- Exercise instructions: Scan the records below for the line with "Consider the relation" and the line with "- BookID, ISBN, LoanDate --> Shelf". Repeat those two lines and every line between them exactly, and nothing else.

Records from a collection:
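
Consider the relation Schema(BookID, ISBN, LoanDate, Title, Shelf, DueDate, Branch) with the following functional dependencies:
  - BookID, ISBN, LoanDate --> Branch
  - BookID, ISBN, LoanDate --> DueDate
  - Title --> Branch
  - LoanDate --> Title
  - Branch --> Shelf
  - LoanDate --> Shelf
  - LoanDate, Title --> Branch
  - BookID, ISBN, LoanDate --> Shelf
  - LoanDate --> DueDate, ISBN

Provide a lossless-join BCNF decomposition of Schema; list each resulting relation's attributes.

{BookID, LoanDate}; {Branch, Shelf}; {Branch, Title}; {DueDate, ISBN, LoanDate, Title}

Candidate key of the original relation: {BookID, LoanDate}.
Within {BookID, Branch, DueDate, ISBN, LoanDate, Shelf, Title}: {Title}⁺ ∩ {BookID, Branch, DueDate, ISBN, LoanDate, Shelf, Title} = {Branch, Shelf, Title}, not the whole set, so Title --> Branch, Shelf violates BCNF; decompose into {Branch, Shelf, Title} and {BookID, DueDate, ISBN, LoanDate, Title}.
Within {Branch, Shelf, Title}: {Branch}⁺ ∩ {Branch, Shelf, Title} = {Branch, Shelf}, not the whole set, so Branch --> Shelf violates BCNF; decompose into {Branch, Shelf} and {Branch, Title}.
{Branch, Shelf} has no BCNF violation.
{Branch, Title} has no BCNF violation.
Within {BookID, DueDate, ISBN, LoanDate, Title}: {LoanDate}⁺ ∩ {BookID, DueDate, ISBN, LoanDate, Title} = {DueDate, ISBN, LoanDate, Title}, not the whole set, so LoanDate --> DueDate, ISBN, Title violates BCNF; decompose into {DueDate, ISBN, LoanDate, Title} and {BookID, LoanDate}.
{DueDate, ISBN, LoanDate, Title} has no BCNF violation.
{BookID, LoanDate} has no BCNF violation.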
==
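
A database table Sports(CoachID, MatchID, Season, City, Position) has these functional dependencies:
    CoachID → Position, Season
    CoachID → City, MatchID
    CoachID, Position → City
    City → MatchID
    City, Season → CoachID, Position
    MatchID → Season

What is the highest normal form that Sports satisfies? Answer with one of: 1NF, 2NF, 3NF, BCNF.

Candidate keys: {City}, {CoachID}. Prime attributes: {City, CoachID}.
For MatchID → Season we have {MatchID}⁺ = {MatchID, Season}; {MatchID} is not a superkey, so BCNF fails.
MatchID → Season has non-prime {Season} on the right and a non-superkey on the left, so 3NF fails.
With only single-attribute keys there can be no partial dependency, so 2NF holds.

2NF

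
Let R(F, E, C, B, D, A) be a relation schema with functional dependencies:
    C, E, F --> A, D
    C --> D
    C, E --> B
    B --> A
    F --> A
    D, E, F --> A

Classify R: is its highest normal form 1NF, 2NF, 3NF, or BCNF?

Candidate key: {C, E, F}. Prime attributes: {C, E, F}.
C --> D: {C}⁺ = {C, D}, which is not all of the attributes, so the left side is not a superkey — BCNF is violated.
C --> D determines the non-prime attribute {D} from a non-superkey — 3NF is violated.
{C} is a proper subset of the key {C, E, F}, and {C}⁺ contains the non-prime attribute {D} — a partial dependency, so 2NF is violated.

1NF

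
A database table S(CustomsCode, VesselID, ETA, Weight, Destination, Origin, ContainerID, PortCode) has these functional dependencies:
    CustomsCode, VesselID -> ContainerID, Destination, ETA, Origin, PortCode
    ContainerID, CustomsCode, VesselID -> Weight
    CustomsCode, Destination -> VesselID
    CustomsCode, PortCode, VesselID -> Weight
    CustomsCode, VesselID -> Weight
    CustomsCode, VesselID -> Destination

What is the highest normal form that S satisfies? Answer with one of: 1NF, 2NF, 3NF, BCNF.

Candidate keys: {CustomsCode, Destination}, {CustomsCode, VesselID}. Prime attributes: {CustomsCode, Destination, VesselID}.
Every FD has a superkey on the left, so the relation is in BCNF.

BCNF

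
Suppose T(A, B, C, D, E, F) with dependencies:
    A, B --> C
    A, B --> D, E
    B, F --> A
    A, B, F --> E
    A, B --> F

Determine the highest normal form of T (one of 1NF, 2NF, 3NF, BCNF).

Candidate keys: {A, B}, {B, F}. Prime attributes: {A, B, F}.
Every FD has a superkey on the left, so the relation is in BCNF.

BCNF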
---
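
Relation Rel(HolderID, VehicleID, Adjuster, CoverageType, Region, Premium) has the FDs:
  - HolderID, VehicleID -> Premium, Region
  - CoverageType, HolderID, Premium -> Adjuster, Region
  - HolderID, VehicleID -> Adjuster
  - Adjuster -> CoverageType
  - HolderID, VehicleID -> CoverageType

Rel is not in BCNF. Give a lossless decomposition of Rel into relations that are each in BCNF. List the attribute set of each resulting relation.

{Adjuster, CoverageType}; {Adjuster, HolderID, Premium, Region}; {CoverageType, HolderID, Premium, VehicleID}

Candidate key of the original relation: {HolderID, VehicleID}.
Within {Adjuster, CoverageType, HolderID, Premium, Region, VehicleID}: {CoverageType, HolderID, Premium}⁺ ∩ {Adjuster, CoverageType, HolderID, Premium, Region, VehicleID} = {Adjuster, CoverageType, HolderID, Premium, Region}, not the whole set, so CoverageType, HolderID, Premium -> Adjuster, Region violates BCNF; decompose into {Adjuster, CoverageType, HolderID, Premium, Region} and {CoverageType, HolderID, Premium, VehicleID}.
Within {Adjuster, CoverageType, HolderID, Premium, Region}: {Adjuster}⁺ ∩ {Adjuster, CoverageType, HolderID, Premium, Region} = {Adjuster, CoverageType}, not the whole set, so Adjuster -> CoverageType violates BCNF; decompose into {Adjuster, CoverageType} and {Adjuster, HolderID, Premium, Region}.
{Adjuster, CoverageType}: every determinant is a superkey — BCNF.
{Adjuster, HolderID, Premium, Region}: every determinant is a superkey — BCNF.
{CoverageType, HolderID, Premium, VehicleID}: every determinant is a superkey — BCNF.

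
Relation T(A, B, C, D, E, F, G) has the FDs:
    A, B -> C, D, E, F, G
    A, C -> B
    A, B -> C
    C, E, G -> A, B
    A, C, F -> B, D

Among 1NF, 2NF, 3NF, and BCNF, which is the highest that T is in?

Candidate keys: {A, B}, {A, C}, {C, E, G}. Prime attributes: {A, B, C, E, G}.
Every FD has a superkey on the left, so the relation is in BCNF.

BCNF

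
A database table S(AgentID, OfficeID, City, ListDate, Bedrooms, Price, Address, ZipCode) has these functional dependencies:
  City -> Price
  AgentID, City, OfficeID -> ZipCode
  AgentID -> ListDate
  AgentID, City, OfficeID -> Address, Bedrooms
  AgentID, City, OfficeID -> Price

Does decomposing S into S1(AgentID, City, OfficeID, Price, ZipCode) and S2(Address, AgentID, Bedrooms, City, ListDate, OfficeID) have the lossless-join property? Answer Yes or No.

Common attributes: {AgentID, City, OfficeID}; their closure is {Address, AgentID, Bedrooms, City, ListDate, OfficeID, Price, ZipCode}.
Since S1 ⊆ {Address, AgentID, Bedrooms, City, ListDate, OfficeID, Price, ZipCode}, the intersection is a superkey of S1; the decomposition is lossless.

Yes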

- Answer to this exercise:
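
Consider the relation Schema(BookID, ISBN, LoanDate, Title, Shelf, DueDate, Branch) with the following functional dependencies:
  - BookID, ISBN, LoanDate --> Branch
  - BookID, ISBN, LoanDate --> DueDate
  - Title --> Branch
  - LoanDate --> Title
  - Branch --> Shelf
  - LoanDate --> Shelf
  - LoanDate, Title --> Branch
  - BookID, ISBN, LoanDate --> Shelf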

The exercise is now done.